Transcribe every entry precisely, omitting nothing.

==== SOURCE DATA

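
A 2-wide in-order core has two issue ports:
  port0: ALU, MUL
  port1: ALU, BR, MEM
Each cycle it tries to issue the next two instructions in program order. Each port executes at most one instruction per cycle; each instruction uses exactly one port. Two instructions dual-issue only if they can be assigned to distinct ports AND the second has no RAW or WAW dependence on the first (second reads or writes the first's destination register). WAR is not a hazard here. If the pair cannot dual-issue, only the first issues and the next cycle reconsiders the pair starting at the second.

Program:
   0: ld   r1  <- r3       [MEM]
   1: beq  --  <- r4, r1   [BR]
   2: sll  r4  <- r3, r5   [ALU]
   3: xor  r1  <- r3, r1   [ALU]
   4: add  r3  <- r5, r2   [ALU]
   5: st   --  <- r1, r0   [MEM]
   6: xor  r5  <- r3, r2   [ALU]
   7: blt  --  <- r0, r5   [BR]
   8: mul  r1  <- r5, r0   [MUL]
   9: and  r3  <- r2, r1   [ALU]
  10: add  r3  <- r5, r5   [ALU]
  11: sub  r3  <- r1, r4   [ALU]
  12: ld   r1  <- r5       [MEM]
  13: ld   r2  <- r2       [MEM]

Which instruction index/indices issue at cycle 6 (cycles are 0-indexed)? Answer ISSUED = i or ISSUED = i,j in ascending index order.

  cy0 -> i0 (ld) no-port MEM/BR
  cy1 -> i1+i2 (beq;sll) pair
  cy2 -> i3+i4 (xor;add) pair
  cy3 -> i5+i6 (st;xor) pair
  cy4 -> i7+i8 (blt;mul) pair
  cy5 -> i9 (and) WAW r3
  cy6 -> i10 (add) WAW r3
  cy7 -> i11+i12 (sub;ld) pair
  cy8 -> i13 (ld) tail

ISSUED = 10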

========

• FINISHED EXERCISE
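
A 2-wide in-order core has two issue ports:
  port0: ALU, MUL
  port1: ALU, BR, MEM
Each cycle it tries to issue the next two instructions in program order. Each port executes at most one instruction per cycle; each instruction uses exactly one port. Two instructions dual-issue only if they can be assigned to distinct ports AND the second has no RAW or WAW dependence on the first (second reads or writes the first's destination register). WAR is not a hazard here. If the pair cannot dual-issue, only the first issues and the next cycle reconsiders the pair starting at the second.

Program:
   0: ld   r1  <- r3       [MEM]
   1: beq  --  <- r4, r1   [BR]
   2: sll  r4  <- r3, r5   [ALU]
   3: xor  r1  <- r3, r1   [ALU]
   4: add  r3  <- r5, r2   [ALU]
   5: st   --  <- r1, r0   [MEM]
   6: xor  r5  <- r3, r2   [ALU]
   7: blt  --  <- r0, r5   [BR]
   8: mul  r1  <- r5, r0   [MUL]
   9: and  r3  <- r2, r1   [ALU]
  10: add  r3  <- r5, r5   [ALU]
  11: sub  r3  <- r1, r4   [ALU]
  12: ld   r1  <- r5       [MEM]
  13: ld   r2  <- r2       [MEM]

Which instruction index/indices issue at cycle 6 (cycles are 0-indexed)? Answer ISSUED = i or ISSUED = i,j in ascending index order.

  cy0 -> i0 (ld) no-port MEM/BR
  cy1 -> i1+i2 (beq;sll) pair
  cy2 -> i3+i4 (xor;add) pair
  cy3 -> i5+i6 (st;xor) pair
  cy4 -> i7+i8 (blt;mul) pair
  cy5 -> i9 (and) WAW r3
  cy6 -> i10 (add) WAW r3
  cy7 -> i11+i12 (sub;ld) pair
  cy8 -> i13 (ld) tail

ISSUED = 10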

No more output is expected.